[[ Dataset extract open ]]

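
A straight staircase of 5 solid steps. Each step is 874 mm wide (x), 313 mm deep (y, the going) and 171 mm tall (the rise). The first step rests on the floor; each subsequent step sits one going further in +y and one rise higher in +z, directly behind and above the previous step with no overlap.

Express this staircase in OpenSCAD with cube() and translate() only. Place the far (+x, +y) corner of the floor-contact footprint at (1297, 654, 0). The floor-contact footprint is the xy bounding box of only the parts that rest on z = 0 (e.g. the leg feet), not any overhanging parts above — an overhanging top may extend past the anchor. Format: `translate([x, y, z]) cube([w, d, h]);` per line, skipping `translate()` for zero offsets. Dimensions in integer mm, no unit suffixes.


translate([423, 341, 0]) cube([874, 313, 171]);
translate([423, 654, 171]) cube([874, 313, 171]);
translate([423, 967, 342]) cube([874, 313, 171]);
translate([423, 1280, 513]) cube([874, 313, 171]);
translate([423, 1593, 684]) cube([874, 313, 171]);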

[[ Dataset extract closed ]]

▶ [Goal of the exercise] Starting from the line containing "Express this staircase" and ending with the final line of the data, reproduce each line exactly as it appears, including no other lines.

▶ [Task response]
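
Express this staircase in OpenSCAD with cube() and translate() only. Place the far (+x, +y) corner of the floor-contact footprint at (1297, 654, 0). The floor-contact footprint is the xy bounding box of only the parts that rest on z = 0 (e.g. the leg feet), not any overhanging parts above — an overhanging top may extend past the anchor. Format: `translate([x, y, z]) cube([w, d, h]);` per line, skipping `translate()` for zero offsets. Dimensions in integer mm, no unit suffixes.


translate([423, 341, 0]) cube([874, 313, 171]);
translate([423, 654, 171]) cube([874, 313, 171]);
translate([423, 967, 342]) cube([874, 313, 171]);
translate([423, 1280, 513]) cube([874, 313, 171]);
translate([423, 1593, 684]) cube([874, 313, 171]);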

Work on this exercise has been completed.